Goal of the exercise: Your reply should consist solely of the lines from the start of the material below through the line containing "11. Prosecution: peremptory, juror 151", reproduced exactly.
******************************
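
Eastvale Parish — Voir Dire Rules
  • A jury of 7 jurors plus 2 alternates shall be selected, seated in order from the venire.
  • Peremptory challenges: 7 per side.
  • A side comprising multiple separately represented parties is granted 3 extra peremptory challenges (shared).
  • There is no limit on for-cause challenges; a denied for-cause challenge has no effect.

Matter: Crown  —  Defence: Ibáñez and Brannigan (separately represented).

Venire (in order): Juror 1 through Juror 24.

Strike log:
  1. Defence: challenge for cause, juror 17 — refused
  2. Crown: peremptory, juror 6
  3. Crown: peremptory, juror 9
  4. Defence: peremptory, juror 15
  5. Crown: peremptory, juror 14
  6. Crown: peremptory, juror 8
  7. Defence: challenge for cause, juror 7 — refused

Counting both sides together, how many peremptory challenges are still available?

Crown allotment: 7. Defence allotment: 7 base + 3 multi-party = 10.
Crown peremptories used: #6, #9, #14, #8 — 4.
Defence peremptories used: #15 — 1 (for-cause on #17, #7 don't count).
Remaining: (7 − 4) + (10 − 1) = 12.

12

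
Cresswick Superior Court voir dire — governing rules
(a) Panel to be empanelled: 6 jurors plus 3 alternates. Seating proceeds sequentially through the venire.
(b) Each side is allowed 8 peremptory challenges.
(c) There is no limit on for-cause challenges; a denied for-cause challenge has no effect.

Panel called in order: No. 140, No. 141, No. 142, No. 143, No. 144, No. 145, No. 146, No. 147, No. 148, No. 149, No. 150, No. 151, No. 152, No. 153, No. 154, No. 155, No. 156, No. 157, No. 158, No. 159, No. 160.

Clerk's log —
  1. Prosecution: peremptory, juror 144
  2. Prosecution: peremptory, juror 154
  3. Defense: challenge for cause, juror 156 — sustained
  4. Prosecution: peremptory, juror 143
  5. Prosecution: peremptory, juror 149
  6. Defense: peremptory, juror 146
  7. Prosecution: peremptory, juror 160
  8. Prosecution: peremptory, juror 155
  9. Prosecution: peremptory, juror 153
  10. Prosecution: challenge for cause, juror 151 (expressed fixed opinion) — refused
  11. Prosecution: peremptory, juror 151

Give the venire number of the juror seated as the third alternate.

Removed: #143, #144, #146, #149, #151, #153, #154, #155, #156, #160.
Filling seats in venire order through position 9: #140, #141, #142, #145, #147, #148, #150, #152, #157.
So alternate 3 is #157.

157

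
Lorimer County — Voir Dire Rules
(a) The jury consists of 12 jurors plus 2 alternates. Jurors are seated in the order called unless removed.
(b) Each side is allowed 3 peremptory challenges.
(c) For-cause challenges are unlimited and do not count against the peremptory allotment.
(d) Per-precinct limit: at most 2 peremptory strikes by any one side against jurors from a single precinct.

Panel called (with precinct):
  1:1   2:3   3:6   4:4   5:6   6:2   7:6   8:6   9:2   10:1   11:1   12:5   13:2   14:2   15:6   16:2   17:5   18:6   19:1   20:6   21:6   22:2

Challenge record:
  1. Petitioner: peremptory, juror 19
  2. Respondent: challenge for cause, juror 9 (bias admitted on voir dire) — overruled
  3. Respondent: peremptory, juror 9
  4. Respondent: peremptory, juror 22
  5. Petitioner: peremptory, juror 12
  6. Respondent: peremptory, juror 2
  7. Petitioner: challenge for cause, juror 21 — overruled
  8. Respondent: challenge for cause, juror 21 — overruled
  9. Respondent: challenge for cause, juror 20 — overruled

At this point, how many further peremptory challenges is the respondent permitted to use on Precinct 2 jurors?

0

Respondent peremptories so far: #9, #22, #2 — 3 of 3 used, 0 left overall.
Against Precinct 2: #9, #22 — 2 used; per-precinct cap 2 leaves 0.
Binding limit: min(0, 0) = 0.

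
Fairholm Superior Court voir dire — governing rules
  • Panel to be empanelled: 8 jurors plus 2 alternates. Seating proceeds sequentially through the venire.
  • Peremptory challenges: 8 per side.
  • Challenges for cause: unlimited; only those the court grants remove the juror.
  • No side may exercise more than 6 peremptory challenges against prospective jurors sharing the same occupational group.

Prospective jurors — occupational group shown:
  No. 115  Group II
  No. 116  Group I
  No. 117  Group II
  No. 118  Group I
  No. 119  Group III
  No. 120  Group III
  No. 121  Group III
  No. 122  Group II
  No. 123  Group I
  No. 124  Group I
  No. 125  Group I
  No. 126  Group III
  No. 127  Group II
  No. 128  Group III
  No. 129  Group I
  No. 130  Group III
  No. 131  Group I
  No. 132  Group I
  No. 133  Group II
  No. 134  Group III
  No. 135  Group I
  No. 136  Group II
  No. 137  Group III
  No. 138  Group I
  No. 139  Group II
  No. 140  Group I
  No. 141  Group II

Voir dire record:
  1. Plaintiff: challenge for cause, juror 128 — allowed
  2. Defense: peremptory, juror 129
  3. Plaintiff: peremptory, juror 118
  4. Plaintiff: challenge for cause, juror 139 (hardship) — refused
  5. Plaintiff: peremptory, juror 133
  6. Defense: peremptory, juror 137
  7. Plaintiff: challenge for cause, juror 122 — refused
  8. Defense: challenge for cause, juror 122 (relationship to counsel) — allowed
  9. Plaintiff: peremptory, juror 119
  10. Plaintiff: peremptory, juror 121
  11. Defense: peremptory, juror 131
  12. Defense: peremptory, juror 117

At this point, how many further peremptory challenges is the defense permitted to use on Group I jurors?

4

Defense peremptories so far: #129, #137, #131, #117 — 4 of 8 used, 4 left overall.
Against Group I: #129, #131 — 2 used; per-group cap 6 leaves 4.
Binding limit: min(4, 4) = 4.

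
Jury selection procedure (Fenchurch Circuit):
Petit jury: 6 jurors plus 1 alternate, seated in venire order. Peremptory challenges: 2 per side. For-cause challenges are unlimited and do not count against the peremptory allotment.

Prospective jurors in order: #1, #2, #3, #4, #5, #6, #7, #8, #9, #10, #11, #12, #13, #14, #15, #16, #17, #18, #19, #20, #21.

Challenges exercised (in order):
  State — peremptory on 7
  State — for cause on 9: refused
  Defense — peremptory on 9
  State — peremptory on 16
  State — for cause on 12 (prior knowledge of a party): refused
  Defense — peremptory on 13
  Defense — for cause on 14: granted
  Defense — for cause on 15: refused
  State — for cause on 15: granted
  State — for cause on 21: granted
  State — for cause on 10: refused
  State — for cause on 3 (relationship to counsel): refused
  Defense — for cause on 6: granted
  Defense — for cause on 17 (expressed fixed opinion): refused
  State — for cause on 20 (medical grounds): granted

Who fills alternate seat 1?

Removed: #6, #7, #9, #13, #14, #15, #16, #20, #21. (#3, #10, #12, #17 stay — for-cause denied.)
Seating in order: seats 1–6 → #1, #2, #3, #4, #5, #8; alternates → #10.
So alternate 1 is #10.

10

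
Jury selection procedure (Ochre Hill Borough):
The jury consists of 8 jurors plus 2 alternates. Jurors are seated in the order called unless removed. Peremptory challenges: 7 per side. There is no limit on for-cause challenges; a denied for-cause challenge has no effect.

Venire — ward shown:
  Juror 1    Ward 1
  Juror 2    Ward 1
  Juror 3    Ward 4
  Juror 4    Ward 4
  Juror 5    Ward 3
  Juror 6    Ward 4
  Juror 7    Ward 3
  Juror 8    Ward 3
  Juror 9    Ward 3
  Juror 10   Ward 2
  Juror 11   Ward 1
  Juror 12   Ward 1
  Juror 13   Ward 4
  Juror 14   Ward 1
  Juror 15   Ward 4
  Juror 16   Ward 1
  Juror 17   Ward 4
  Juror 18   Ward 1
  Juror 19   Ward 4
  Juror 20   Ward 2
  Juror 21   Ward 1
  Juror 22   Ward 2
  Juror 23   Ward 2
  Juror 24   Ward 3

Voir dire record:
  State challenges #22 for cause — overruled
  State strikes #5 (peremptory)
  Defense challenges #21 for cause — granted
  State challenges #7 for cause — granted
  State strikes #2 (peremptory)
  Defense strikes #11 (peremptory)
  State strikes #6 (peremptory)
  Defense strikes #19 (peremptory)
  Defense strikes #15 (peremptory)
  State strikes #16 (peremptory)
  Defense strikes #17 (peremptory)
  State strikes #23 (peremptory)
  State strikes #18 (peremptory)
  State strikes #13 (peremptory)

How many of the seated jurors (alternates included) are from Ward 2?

3

Removed: #2, #5, #6, #7, #11, #13, #15, #16, #17, #18, #19, #21, #23.
Seated (10 incl. alternates): #1, #3, #4, #8, #9, #10, #12, #14, #20, #22.
Of those, in Ward 2: #10, #20, #22 → 3.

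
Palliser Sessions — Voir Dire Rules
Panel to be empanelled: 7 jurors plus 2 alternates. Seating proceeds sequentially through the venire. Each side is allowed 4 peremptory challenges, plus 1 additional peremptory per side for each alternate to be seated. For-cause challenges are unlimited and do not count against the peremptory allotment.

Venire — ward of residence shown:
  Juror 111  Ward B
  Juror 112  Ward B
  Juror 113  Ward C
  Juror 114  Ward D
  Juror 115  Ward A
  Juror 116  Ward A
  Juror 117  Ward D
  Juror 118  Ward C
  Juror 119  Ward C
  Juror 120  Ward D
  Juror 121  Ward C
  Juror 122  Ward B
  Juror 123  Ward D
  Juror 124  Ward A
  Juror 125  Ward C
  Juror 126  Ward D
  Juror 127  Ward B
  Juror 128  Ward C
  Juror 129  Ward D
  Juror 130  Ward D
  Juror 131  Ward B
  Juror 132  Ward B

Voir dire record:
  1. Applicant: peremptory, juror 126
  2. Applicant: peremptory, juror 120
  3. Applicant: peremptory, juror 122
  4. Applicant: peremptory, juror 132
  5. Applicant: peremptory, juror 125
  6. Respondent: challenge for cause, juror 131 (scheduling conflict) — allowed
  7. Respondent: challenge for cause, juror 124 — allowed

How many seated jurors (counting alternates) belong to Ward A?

Removed: #120, #122, #124, #125, #126, #131, #132.
Seated (9 incl. alternates): #111, #112, #113, #114, #115, #116, #117, #118, #119.
Of those, in Ward A: #115, #116 → 2.

2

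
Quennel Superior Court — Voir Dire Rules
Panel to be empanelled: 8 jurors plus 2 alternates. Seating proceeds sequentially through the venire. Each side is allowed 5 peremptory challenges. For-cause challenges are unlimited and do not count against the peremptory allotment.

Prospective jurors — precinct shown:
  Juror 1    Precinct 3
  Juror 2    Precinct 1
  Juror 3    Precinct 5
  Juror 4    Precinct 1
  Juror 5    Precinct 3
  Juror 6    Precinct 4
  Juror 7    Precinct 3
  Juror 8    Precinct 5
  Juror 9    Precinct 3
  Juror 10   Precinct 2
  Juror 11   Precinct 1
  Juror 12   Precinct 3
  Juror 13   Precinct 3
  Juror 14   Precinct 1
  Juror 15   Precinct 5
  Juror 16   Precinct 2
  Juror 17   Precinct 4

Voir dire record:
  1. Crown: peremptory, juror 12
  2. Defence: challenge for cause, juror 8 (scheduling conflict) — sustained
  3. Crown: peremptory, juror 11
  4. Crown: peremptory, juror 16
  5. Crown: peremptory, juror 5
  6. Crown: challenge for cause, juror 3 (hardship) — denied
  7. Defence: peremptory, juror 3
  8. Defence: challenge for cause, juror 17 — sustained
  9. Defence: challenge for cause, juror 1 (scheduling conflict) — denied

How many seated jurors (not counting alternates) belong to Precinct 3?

4

Removed: #3, #5, #8, #11, #12, #16, #17.
Seated jurors 1–8: #1, #2, #4, #6, #7, #9, #10, #13 (alternates #14, #15 not counted).
Of those, in Precinct 3: #1, #7, #9, #13 → 4.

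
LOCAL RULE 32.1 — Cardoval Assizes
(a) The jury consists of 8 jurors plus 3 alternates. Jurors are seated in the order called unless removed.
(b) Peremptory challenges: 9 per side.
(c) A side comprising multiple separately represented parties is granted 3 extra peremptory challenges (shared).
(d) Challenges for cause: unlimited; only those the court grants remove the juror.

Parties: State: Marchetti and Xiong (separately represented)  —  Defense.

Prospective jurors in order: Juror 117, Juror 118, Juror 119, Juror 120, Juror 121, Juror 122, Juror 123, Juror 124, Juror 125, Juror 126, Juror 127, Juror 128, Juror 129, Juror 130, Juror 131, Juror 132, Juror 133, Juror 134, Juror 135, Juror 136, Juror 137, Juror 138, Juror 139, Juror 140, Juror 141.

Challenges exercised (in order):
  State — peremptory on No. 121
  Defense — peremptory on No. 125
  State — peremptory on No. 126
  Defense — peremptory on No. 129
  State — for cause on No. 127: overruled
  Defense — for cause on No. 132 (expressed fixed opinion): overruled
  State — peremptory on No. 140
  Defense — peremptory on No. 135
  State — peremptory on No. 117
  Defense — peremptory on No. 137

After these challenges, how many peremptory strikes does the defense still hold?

Defense allotment: 9.
Defense peremptories used: #125, #129, #135, #137 — 4 (the for-cause on #132 doesn't count).
Remaining: 9 − 4 = 5.

5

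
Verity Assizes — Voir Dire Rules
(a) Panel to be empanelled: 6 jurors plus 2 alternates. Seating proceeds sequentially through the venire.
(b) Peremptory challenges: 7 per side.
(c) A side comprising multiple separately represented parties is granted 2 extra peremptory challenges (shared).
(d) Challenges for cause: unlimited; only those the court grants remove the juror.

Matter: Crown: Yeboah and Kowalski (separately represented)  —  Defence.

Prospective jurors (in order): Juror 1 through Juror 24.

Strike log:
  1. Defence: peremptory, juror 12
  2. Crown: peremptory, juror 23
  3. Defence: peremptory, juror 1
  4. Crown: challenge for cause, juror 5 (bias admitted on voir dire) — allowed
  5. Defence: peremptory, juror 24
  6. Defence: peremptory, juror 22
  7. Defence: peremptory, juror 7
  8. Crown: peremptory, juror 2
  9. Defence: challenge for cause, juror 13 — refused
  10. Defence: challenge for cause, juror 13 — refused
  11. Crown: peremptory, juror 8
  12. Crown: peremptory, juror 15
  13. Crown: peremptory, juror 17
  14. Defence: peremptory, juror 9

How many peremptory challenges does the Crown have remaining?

Crown allotment: 7 base + 2 multi-party = 9.
Crown peremptories used: #23, #2, #8, #15, #17 — 5 (the for-cause on #5 doesn't count).
Remaining: 9 − 5 = 4.

4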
******************************
Answer space:
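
Eastvale Parish — Voir Dire Rules
  • A jury of 7 jurors plus 2 alternates shall be selected, seated in order from the venire.
  • Peremptory challenges: 7 per side.
  • A side comprising multiple separately represented parties is granted 3 extra peremptory challenges (shared).
  • There is no limit on for-cause challenges; a denied for-cause challenge has no effect.

Matter: Crown  —  Defence: Ibáñez and Brannigan (separately represented).

Venire (in order): Juror 1 through Juror 24.

Strike log:
  1. Defence: challenge for cause, juror 17 — refused
  2. Crown: peremptory, juror 6
  3. Crown: peremptory, juror 9
  4. Defence: peremptory, juror 15
  5. Crown: peremptory, juror 14
  6. Crown: peremptory, juror 8
  7. Defence: challenge for cause, juror 7 — refused

Counting both sides together, how many peremptory challenges are still available?

Crown allotment: 7. Defence allotment: 7 base + 3 multi-party = 10.
Crown peremptories used: #6, #9, #14, #8 — 4.
Defence peremptories used: #15 — 1 (for-cause on #17, #7 don't count).
Remaining: (7 − 4) + (10 − 1) = 12.

12

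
Cresswick Superior Court voir dire — governing rules
(a) Panel to be empanelled: 6 jurors plus 3 alternates. Seating proceeds sequentially through the venire.
(b) Each side is allowed 8 peremptory challenges.
(c) There is no limit on for-cause challenges; a denied for-cause challenge has no effect.

Panel called in order: No. 140, No. 141, No. 142, No. 143, No. 144, No. 145, No. 146, No. 147, No. 148, No. 149, No. 150, No. 151, No. 152, No. 153, No. 154, No. 155, No. 156, No. 157, No. 158, No. 159, No. 160.

Clerk's log —
  1. Prosecution: peremptory, juror 144
  2. Prosecution: peremptory, juror 154
  3. Defense: challenge for cause, juror 156 — sustained
  4. Prosecution: peremptory, juror 143
  5. Prosecution: peremptory, juror 149
  6. Defense: peremptory, juror 146
  7. Prosecution: peremptory, juror 160
  8. Prosecution: peremptory, juror 155
  9. Prosecution: peremptory, juror 153
  10. Prosecution: challenge for cause, juror 151 (expressed fixed opinion) — refused
  11. Prosecution: peremptory, juror 151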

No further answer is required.